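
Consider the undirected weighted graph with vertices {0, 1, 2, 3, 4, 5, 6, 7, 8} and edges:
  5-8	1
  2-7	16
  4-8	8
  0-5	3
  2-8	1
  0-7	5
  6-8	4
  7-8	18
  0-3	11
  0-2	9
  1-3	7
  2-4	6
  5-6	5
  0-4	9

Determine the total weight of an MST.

38

Sort edges by weight, then run Kruskal:
2-8 (1): add — endpoints in different components.
5-8 (1): add — endpoints in different components.
0-5 (3): add — endpoints in different components.
6-8 (4): add — endpoints in different components.
0-7 (5): add — endpoints in different components.
5-6 (5): skip — 5 and 6 already connected.
2-4 (6): add — endpoints in different components.
1-3 (7): add — endpoints in different components.
4-8 (8): skip — 4 and 8 already connected.
0-2 (9): skip — 0 and 2 already connected.
0-4 (9): skip — 0 and 4 already connected.
0-3 (11): add — endpoints in different components.
MST edges: 2-8, 5-8, 0-5, 6-8, 0-7, 2-4, 1-3, 0-3; total weight 1+1+3+4+5+6+7+11 = 38.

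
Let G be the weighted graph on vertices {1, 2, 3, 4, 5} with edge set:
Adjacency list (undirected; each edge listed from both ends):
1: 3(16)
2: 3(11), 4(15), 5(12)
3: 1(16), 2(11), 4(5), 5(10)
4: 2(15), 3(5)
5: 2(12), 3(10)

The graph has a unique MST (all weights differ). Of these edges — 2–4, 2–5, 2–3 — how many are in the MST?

Sort edges by weight, then run Kruskal:
3–4 (5): add. Components now {1} {2} {3,4} {5}
3–5 (10): add. Components now {1} {2} {3,4,5}
2–3 (11): add. Components now {1} {2,3,4,5}
2–5 (12): skip — 2 and 5 already connected.
2–4 (15): skip — 2 and 4 already connected.
1–3 (16): add. Components now {1,2,3,4,5}
MST edge set: {3–4, 3–5, 2–3, 1–3}.
Of the listed edges, {2–3} are in the MST → 1.

1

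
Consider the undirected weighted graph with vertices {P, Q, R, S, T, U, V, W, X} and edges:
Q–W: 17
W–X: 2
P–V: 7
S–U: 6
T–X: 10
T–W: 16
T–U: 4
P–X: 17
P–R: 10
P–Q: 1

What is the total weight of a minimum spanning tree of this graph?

Prim's algorithm from S:
Step 1: frontier [S–U 6] → take S–U (6); add U.
Step 2: frontier [T–U 4] → take T–U (4); add T.
Step 3: frontier [T–X 10, T–W 16] → take T–X (10); add X.
Step 4: frontier [T–W 16, W–X 2, P–X 17] → take W–X (2); add W.
Step 5: frontier [Q–W 17, P–X 17] → take P–X (17); add P.
Step 6: frontier [P–Q 1, P–V 7, P–R 10, Q–W 17] → take P–Q (1); add Q.
Step 7: frontier [P–V 7, P–R 10] → take P–V (7); add V.
Step 8: frontier [P–R 10] → take P–R (10); add R.
MST edges: S–U, T–U, T–X, W–X, P–X, P–Q, P–V, P–R; total weight 6+4+10+2+17+1+7+10 = 57.

57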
|---|
▸ **What the exercise asks**
Among the lines above, find those with the word "weighted". Copy them.

▸ **Task output**
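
Consider the undirected weighted graph with vertices {0, 1, 2, 3, 4, 5, 6, 7, 8} and edges:
Let G be the weighted graph on vertices {1, 2, 3, 4, 5} with edge set:
Consider the undirected weighted graph with vertices {P, Q, R, S, T, U, V, W, X} and edges: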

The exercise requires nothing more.